» **WORK REQUIRED**
For every line below, set down an identical copy.

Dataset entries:
━━━━━━━━━━
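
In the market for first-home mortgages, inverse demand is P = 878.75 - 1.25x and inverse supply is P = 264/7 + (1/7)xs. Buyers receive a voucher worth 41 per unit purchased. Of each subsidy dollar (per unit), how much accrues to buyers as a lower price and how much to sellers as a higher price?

Buyers gain 1435/39 per unit; sellers gain 164/39 per unit

Pre-subsidy: 878.75 - 1.25x = 264/7 + (1/7)x gives x* = 23549/39 and P* = 4835/39.
With the rebate, buyers effectively pay Pb = Ps − 41, where Ps is the price sellers receive.
On the curves, Pb = 878.75 - 1.25x and Ps = 264/7 + (1/7)x; the wedge Ps − Pb = 41 gives 264/7 + (1/7)x − (878.75 - 1.25x) = 41, so x' = 24697/39.
Then Pb = 878.75 − 1.25·(24697/39) = 3400/39 and Ps = 264/7 + (1/7)·(24697/39) = 4999/39.
Buyers' price falls by P* − Pb = 4835/39 − 3400/39 = 1435/39; sellers' price rises by Ps − P* = 4999/39 − 4835/39 = 164/39.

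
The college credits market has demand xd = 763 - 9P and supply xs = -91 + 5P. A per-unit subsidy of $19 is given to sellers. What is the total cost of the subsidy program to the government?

Government cost = 73169/14

Pre-subsidy: 763 - 9P = -91 + 5P gives P* = 61, x* = 214.
With the subsidy, sellers receive Ps = Pb + 19 for each unit, where Pb is the price buyers pay.
Supply in terms of Pb becomes xs = -91 + 5(Pb + 19) = 4 + 5Pb. Setting this equal to demand: 763 - 9Pb = 4 + 5Pb, so Pb = 759/14.
Sellers receive Ps = 759/14 + 19 = 1025/14; x' = 763 − 9·(759/14) = 3851/14.
Government outlay = subsidy × quantity = 19 × 3851/14 = 73169/14.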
━━━━━━━━━━
» **RESULT OF THE EXERCISE**
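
In the market for first-home mortgages, inverse demand is P = 878.75 - 1.25x and inverse supply is P = 264/7 + (1/7)xs. Buyers receive a voucher worth 41 per unit purchased. Of each subsidy dollar (per unit), how much accrues to buyers as a lower price and how much to sellers as a higher price?

Buyers gain 1435/39 per unit; sellers gain 164/39 per unit

Pre-subsidy: 878.75 - 1.25x = 264/7 + (1/7)x gives x* = 23549/39 and P* = 4835/39.
With the rebate, buyers effectively pay Pb = Ps − 41, where Ps is the price sellers receive.
On the curves, Pb = 878.75 - 1.25x and Ps = 264/7 + (1/7)x; the wedge Ps − Pb = 41 gives 264/7 + (1/7)x − (878.75 - 1.25x) = 41, so x' = 24697/39.
Then Pb = 878.75 − 1.25·(24697/39) = 3400/39 and Ps = 264/7 + (1/7)·(24697/39) = 4999/39.
Buyers' price falls by P* − Pb = 4835/39 − 3400/39 = 1435/39; sellers' price rises by Ps − P* = 4999/39 − 4835/39 = 164/39.

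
The college credits market has demand xd = 763 - 9P and supply xs = -91 + 5P. A per-unit subsidy of $19 is given to sellers. What is the total cost of the subsidy program to the government?

Government cost = 73169/14

Pre-subsidy: 763 - 9P = -91 + 5P gives P* = 61, x* = 214.
With the subsidy, sellers receive Ps = Pb + 19 for each unit, where Pb is the price buyers pay.
Supply in terms of Pb becomes xs = -91 + 5(Pb + 19) = 4 + 5Pb. Setting this equal to demand: 763 - 9Pb = 4 + 5Pb, so Pb = 759/14.
Sellers receive Ps = 759/14 + 19 = 1025/14; x' = 763 − 9·(759/14) = 3851/14.
Government outlay = subsidy × quantity = 19 × 3851/14 = 73169/14.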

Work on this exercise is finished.